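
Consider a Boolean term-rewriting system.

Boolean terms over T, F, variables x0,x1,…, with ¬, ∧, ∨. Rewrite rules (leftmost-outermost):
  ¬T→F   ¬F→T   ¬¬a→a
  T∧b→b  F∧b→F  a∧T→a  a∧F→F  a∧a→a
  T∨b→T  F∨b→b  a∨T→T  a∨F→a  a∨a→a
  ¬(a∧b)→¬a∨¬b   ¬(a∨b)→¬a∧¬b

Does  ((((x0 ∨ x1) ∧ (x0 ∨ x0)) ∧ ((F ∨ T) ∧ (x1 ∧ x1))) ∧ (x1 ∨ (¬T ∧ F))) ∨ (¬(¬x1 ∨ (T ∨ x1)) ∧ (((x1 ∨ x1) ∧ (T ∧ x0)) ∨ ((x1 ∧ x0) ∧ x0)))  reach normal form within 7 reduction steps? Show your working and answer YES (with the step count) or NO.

  start: ((((x0 ∨ x1) ∧ (x0 ∨ x0)) ∧ ((F ∨ T) ∧ (x1 ∧ x1))) ∧ (x1 ∨ (¬T ∧ F))) ∨ (¬(¬x1 ∨ (T ∨ x1)) ∧ (((x1 ∨ x1) ∧ (T ∧ x0)) ∨ ((x1 ∧ x0) ∧ x0)))
  step 1: ((((x0 ∨ x1) ∧ x0) ∧ ((F ∨ T) ∧ (x1 ∧ x1))) ∧ (x1 ∨ (¬T ∧ F))) ∨ (¬(¬x1 ∨ (T ∨ x1)) ∧ (((x1 ∨ x1) ∧ (T ∧ x0)) ∨ ((x1 ∧ x0) ∧ x0)))
  step 2: ((((x0 ∨ x1) ∧ x0) ∧ (T ∧ (x1 ∧ x1))) ∧ (x1 ∨ (¬T ∧ F))) ∨ (¬(¬x1 ∨ (T ∨ x1)) ∧ (((x1 ∨ x1) ∧ (T ∧ x0)) ∨ ((x1 ∧ x0) ∧ x0)))
  step 3: ((((x0 ∨ x1) ∧ x0) ∧ (x1 ∧ x1)) ∧ (x1 ∨ (¬T ∧ F))) ∨ (¬(¬x1 ∨ (T ∨ x1)) ∧ (((x1 ∨ x1) ∧ (T ∧ x0)) ∨ ((x1 ∧ x0) ∧ x0)))
  step 4: ((((x0 ∨ x1) ∧ x0) ∧ x1) ∧ (x1 ∨ (¬T ∧ F))) ∨ (¬(¬x1 ∨ (T ∨ x1)) ∧ (((x1 ∨ x1) ∧ (T ∧ x0)) ∨ ((x1 ∧ x0) ∧ x0)))
  step 5: ((((x0 ∨ x1) ∧ x0) ∧ x1) ∧ (x1 ∨ F)) ∨ (¬(¬x1 ∨ (T ∨ x1)) ∧ (((x1 ∨ x1) ∧ (T ∧ x0)) ∨ ((x1 ∧ x0) ∧ x0)))
  step 6: ((((x0 ∨ x1) ∧ x0) ∧ x1) ∧ x1) ∨ (¬(¬x1 ∨ (T ∨ x1)) ∧ (((x1 ∨ x1) ∧ (T ∧ x0)) ∨ ((x1 ∧ x0) ∧ x0)))
  step 7: ((((x0 ∨ x1) ∧ x0) ∧ x1) ∧ x1) ∨ ((¬¬x1 ∧ ¬(T ∨ x1)) ∧ (((x1 ∨ x1) ∧ (T ∧ x0)) ∨ ((x1 ∧ x0) ∧ x0)))

Answer: NO — after 7 steps the term is ((((x0 ∨ x1) ∧ x0) ∧ x1) ∧ x1) ∨ ((¬¬x1 ∧ ¬(T ∨ x1)) ∧ (((x1 ∨ x1) ∧ (T ∧ x0)) ∨ ((x1 ∧ x0) ∧ x0))), not yet normal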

# # # #

Print the listing above in full, exactly as it is.

- _EXPECTED ANSWER_:
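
Consider a Boolean term-rewriting system.

Boolean terms over T, F, variables x0,x1,…, with ¬, ∧, ∨. Rewrite rules (leftmost-outermost):
  ¬T→F   ¬F→T   ¬¬a→a
  T∧b→b  F∧b→F  a∧T→a  a∧F→F  a∧a→a
  T∨b→T  F∨b→b  a∨T→T  a∨F→a  a∨a→a
  ¬(a∧b)→¬a∨¬b   ¬(a∨b)→¬a∧¬b

Does  ((((x0 ∨ x1) ∧ (x0 ∨ x0)) ∧ ((F ∨ T) ∧ (x1 ∧ x1))) ∧ (x1 ∨ (¬T ∧ F))) ∨ (¬(¬x1 ∨ (T ∨ x1)) ∧ (((x1 ∨ x1) ∧ (T ∧ x0)) ∨ ((x1 ∧ x0) ∧ x0)))  reach normal form within 7 reduction steps? Show your working and answer YES (with the step count) or NO.

  start: ((((x0 ∨ x1) ∧ (x0 ∨ x0)) ∧ ((F ∨ T) ∧ (x1 ∧ x1))) ∧ (x1 ∨ (¬T ∧ F))) ∨ (¬(¬x1 ∨ (T ∨ x1)) ∧ (((x1 ∨ x1) ∧ (T ∧ x0)) ∨ ((x1 ∧ x0) ∧ x0)))
  step 1: ((((x0 ∨ x1) ∧ x0) ∧ ((F ∨ T) ∧ (x1 ∧ x1))) ∧ (x1 ∨ (¬T ∧ F))) ∨ (¬(¬x1 ∨ (T ∨ x1)) ∧ (((x1 ∨ x1) ∧ (T ∧ x0)) ∨ ((x1 ∧ x0) ∧ x0)))
  step 2: ((((x0 ∨ x1) ∧ x0) ∧ (T ∧ (x1 ∧ x1))) ∧ (x1 ∨ (¬T ∧ F))) ∨ (¬(¬x1 ∨ (T ∨ x1)) ∧ (((x1 ∨ x1) ∧ (T ∧ x0)) ∨ ((x1 ∧ x0) ∧ x0)))
  step 3: ((((x0 ∨ x1) ∧ x0) ∧ (x1 ∧ x1)) ∧ (x1 ∨ (¬T ∧ F))) ∨ (¬(¬x1 ∨ (T ∨ x1)) ∧ (((x1 ∨ x1) ∧ (T ∧ x0)) ∨ ((x1 ∧ x0) ∧ x0)))
  step 4: ((((x0 ∨ x1) ∧ x0) ∧ x1) ∧ (x1 ∨ (¬T ∧ F))) ∨ (¬(¬x1 ∨ (T ∨ x1)) ∧ (((x1 ∨ x1) ∧ (T ∧ x0)) ∨ ((x1 ∧ x0) ∧ x0)))
  step 5: ((((x0 ∨ x1) ∧ x0) ∧ x1) ∧ (x1 ∨ F)) ∨ (¬(¬x1 ∨ (T ∨ x1)) ∧ (((x1 ∨ x1) ∧ (T ∧ x0)) ∨ ((x1 ∧ x0) ∧ x0)))
  step 6: ((((x0 ∨ x1) ∧ x0) ∧ x1) ∧ x1) ∨ (¬(¬x1 ∨ (T ∨ x1)) ∧ (((x1 ∨ x1) ∧ (T ∧ x0)) ∨ ((x1 ∧ x0) ∧ x0)))
  step 7: ((((x0 ∨ x1) ∧ x0) ∧ x1) ∧ x1) ∨ ((¬¬x1 ∧ ¬(T ∨ x1)) ∧ (((x1 ∨ x1) ∧ (T ∧ x0)) ∨ ((x1 ∧ x0) ∧ x0)))

Answer: NO — after 7 steps the term is ((((x0 ∨ x1) ∧ x0) ∧ x1) ∧ x1) ∨ ((¬¬x1 ∧ ¬(T ∨ x1)) ∧ (((x1 ∨ x1) ∧ (T ∧ x0)) ∨ ((x1 ∧ x0) ∧ x0))), not yet normal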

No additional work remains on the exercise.